PROBLEM DESCRIPTION
Reproduce the data below verbatim from the line containing "dimensions (px) |" through its final line, and produce nothing more.

• • • • • • •

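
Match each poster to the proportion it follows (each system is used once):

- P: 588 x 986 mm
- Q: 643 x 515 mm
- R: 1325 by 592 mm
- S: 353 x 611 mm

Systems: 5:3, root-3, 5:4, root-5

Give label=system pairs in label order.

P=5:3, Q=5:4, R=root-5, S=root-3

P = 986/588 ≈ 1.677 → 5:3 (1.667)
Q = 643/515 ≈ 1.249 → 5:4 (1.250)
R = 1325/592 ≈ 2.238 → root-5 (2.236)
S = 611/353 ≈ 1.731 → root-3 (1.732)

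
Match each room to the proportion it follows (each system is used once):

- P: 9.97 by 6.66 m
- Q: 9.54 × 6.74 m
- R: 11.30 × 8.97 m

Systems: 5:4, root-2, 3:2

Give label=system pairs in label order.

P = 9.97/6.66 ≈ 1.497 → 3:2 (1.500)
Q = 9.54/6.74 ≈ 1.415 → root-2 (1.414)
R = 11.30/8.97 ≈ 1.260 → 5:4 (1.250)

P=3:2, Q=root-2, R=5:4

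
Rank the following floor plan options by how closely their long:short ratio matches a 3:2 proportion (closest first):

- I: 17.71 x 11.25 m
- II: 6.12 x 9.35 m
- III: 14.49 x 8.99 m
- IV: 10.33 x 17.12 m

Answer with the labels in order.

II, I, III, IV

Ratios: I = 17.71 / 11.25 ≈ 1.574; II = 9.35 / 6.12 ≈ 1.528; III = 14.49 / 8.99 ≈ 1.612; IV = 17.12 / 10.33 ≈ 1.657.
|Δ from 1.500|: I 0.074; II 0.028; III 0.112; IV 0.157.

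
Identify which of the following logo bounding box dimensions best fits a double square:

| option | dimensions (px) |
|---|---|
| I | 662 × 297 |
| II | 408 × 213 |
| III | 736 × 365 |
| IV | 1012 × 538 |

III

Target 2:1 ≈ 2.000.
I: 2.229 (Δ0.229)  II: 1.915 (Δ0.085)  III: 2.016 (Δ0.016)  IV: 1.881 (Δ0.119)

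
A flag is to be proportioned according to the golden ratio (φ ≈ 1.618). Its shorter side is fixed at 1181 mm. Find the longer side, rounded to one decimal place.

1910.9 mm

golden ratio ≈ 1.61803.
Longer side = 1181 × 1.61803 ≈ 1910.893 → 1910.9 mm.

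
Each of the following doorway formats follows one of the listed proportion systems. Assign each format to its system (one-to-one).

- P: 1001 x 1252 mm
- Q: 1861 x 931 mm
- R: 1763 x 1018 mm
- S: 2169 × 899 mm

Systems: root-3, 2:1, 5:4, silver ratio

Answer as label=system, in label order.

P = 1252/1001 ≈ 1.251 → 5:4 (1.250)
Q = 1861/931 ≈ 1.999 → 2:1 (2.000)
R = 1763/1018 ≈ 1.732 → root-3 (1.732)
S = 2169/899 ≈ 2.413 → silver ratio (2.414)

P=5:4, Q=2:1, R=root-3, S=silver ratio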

• • • • • • •

EXERCISE SOLUTION
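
| option | dimensions (px) |
|---|---|
| I | 662 × 297 |
| II | 408 × 213 |
| III | 736 × 365 |
| IV | 1012 × 538 |

III

Target 2:1 ≈ 2.000.
I: 2.229 (Δ0.229)  II: 1.915 (Δ0.085)  III: 2.016 (Δ0.016)  IV: 1.881 (Δ0.119)

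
A flag is to be proportioned according to the golden ratio (φ ≈ 1.618). Its shorter side is fixed at 1181 mm. Find the longer side, rounded to one decimal place.

1910.9 mm

golden ratio ≈ 1.61803.
Longer side = 1181 × 1.61803 ≈ 1910.893 → 1910.9 mm.

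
Each of the following doorway formats follows one of the listed proportion systems. Assign each format to its system (one-to-one).

- P: 1001 x 1252 mm
- Q: 1861 x 931 mm
- R: 1763 x 1018 mm
- S: 2169 × 899 mm

Systems: root-3, 2:1, 5:4, silver ratio

Answer as label=system, in label order.

P = 1252/1001 ≈ 1.251 → 5:4 (1.250)
Q = 1861/931 ≈ 1.999 → 2:1 (2.000)
R = 1763/1018 ≈ 1.732 → root-3 (1.732)
S = 2169/899 ≈ 2.413 → silver ratio (2.414)

P=5:4, Q=2:1, R=root-3, S=silver ratio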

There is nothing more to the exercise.